WORK TO BE COMPLETED:
The answer must consist of every record below, reproduced exactly.

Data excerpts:
▼

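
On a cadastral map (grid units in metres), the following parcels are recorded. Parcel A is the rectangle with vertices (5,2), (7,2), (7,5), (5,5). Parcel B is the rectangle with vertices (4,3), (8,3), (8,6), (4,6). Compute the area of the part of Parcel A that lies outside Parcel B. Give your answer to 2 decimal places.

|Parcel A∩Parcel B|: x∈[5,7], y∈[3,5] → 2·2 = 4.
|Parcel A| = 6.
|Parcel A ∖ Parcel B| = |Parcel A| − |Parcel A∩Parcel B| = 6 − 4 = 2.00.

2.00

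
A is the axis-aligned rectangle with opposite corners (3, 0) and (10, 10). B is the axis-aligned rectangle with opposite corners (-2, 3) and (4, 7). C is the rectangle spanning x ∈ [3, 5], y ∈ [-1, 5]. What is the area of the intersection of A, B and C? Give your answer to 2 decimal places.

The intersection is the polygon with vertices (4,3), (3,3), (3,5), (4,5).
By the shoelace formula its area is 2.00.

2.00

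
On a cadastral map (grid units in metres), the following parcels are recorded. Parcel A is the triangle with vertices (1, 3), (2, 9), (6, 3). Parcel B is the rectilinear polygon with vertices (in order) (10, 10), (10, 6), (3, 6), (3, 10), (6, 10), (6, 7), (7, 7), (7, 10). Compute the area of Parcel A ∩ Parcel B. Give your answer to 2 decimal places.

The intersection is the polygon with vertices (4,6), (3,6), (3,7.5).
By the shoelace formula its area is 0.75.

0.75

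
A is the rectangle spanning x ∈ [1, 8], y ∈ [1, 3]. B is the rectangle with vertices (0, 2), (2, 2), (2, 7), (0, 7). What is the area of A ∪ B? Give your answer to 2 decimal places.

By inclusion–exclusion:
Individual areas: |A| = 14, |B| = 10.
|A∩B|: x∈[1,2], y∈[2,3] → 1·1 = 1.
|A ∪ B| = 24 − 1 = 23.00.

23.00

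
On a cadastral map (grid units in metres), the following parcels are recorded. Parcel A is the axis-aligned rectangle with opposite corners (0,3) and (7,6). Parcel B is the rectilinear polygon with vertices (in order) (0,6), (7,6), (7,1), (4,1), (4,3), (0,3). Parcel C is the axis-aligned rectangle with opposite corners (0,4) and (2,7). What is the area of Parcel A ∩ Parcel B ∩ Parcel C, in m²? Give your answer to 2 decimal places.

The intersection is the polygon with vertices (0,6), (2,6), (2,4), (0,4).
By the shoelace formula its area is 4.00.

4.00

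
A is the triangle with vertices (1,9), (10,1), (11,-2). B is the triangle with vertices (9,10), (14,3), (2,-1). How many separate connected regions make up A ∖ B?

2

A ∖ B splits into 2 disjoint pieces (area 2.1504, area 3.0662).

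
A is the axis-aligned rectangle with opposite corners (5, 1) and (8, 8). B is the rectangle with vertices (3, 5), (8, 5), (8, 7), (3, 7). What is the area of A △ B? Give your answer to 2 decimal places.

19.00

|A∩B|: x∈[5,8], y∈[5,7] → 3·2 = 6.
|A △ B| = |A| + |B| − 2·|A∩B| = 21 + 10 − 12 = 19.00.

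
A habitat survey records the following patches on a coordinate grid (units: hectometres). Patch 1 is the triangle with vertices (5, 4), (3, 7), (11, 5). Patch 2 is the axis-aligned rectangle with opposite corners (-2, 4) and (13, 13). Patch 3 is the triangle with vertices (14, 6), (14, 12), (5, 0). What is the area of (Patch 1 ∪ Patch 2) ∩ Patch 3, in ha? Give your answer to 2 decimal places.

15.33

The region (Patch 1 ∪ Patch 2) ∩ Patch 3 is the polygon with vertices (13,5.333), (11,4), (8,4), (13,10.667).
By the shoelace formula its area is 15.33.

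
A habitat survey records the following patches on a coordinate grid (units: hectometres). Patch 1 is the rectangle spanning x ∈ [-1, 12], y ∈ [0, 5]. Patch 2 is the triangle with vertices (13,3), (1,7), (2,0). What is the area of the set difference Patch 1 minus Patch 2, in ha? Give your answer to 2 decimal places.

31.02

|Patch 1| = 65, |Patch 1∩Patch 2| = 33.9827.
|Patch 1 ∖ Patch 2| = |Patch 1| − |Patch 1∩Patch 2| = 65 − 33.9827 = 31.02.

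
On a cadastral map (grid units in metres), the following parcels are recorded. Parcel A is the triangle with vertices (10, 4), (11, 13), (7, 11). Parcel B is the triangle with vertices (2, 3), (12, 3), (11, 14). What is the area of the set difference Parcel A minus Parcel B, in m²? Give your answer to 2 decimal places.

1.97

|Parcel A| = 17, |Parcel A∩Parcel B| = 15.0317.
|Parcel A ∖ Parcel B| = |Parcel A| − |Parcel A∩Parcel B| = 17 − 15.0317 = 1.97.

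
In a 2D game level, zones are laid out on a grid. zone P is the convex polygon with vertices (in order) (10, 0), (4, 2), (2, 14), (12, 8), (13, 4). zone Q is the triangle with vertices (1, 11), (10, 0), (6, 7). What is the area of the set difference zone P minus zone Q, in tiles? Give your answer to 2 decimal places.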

▲

SOLUTION TO THIS PROBLEM:
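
On a cadastral map (grid units in metres), the following parcels are recorded. Parcel A is the rectangle with vertices (5,2), (7,2), (7,5), (5,5). Parcel B is the rectangle with vertices (4,3), (8,3), (8,6), (4,6). Compute the area of the part of Parcel A that lies outside Parcel B. Give your answer to 2 decimal places.

|Parcel A∩Parcel B|: x∈[5,7], y∈[3,5] → 2·2 = 4.
|Parcel A| = 6.
|Parcel A ∖ Parcel B| = |Parcel A| − |Parcel A∩Parcel B| = 6 − 4 = 2.00.

2.00

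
A is the axis-aligned rectangle with opposite corners (3, 0) and (10, 10). B is the axis-aligned rectangle with opposite corners (-2, 3) and (4, 7). C is the rectangle spanning x ∈ [3, 5], y ∈ [-1, 5]. What is the area of the intersection of A, B and C? Give your answer to 2 decimal places.

The intersection is the polygon with vertices (4,3), (3,3), (3,5), (4,5).
By the shoelace formula its area is 2.00.

2.00

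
On a cadastral map (grid units in metres), the following parcels are recorded. Parcel A is the triangle with vertices (1, 3), (2, 9), (6, 3). Parcel B is the rectilinear polygon with vertices (in order) (10, 10), (10, 6), (3, 6), (3, 10), (6, 10), (6, 7), (7, 7), (7, 10). Compute the area of Parcel A ∩ Parcel B. Give your answer to 2 decimal places.

The intersection is the polygon with vertices (4,6), (3,6), (3,7.5).
By the shoelace formula its area is 0.75.

0.75

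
A is the rectangle spanning x ∈ [1, 8], y ∈ [1, 3]. B is the rectangle with vertices (0, 2), (2, 2), (2, 7), (0, 7). What is the area of A ∪ B? Give your answer to 2 decimal places.

By inclusion–exclusion:
Individual areas: |A| = 14, |B| = 10.
|A∩B|: x∈[1,2], y∈[2,3] → 1·1 = 1.
|A ∪ B| = 24 − 1 = 23.00.

23.00

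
On a cadastral map (grid units in metres), the following parcels are recorded. Parcel A is the axis-aligned rectangle with opposite corners (0,3) and (7,6). Parcel B is the rectilinear polygon with vertices (in order) (0,6), (7,6), (7,1), (4,1), (4,3), (0,3). Parcel C is the axis-aligned rectangle with opposite corners (0,4) and (2,7). What is the area of Parcel A ∩ Parcel B ∩ Parcel C, in m²? Give your answer to 2 decimal places.

The intersection is the polygon with vertices (0,6), (2,6), (2,4), (0,4).
By the shoelace formula its area is 4.00.

4.00

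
A is the triangle with vertices (1,9), (10,1), (11,-2). B is the triangle with vertices (9,10), (14,3), (2,-1). How many separate connected regions make up A ∖ B?

2

A ∖ B splits into 2 disjoint pieces (area 2.1504, area 3.0662).

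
A is the axis-aligned rectangle with opposite corners (5, 1) and (8, 8). B is the rectangle with vertices (3, 5), (8, 5), (8, 7), (3, 7). What is the area of A △ B? Give your answer to 2 decimal places.

19.00

|A∩B|: x∈[5,8], y∈[5,7] → 3·2 = 6.
|A △ B| = |A| + |B| − 2·|A∩B| = 21 + 10 − 12 = 19.00.

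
A habitat survey records the following patches on a coordinate grid (units: hectometres). Patch 1 is the triangle with vertices (5, 4), (3, 7), (11, 5). Patch 2 is the axis-aligned rectangle with opposite corners (-2, 4) and (13, 13). Patch 3 is the triangle with vertices (14, 6), (14, 12), (5, 0). What is the area of (Patch 1 ∪ Patch 2) ∩ Patch 3, in ha? Give your answer to 2 decimal places.

15.33

The region (Patch 1 ∪ Patch 2) ∩ Patch 3 is the polygon with vertices (13,5.333), (11,4), (8,4), (13,10.667).
By the shoelace formula its area is 15.33.

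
A habitat survey records the following patches on a coordinate grid (units: hectometres). Patch 1 is the rectangle spanning x ∈ [-1, 12], y ∈ [0, 5]. Patch 2 is the triangle with vertices (13,3), (1,7), (2,0). What is the area of the set difference Patch 1 minus Patch 2, in ha? Give your answer to 2 decimal places.

31.02

|Patch 1| = 65, |Patch 1∩Patch 2| = 33.9827.
|Patch 1 ∖ Patch 2| = |Patch 1| − |Patch 1∩Patch 2| = 65 − 33.9827 = 31.02.

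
On a cadastral map (grid units in metres), the following parcels are recorded. Parcel A is the triangle with vertices (10, 4), (11, 13), (7, 11). Parcel B is the triangle with vertices (2, 3), (12, 3), (11, 14). What is the area of the set difference Parcel A minus Parcel B, in m²? Give your answer to 2 decimal places.

1.97

|Parcel A| = 17, |Parcel A∩Parcel B| = 15.0317.
|Parcel A ∖ Parcel B| = |Parcel A| − |Parcel A∩Parcel B| = 17 − 15.0317 = 1.97.

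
In a 2D game level, zones are laid out on a grid. zone P is the convex polygon with vertices (in order) (10, 0), (4, 2), (2, 14), (12, 8), (13, 4). zone Q is the triangle with vertices (1, 11), (10, 0), (6, 7). What is the area of the set difference zone P minus zone Q, in tiles? Give your answer to 2 decimal places.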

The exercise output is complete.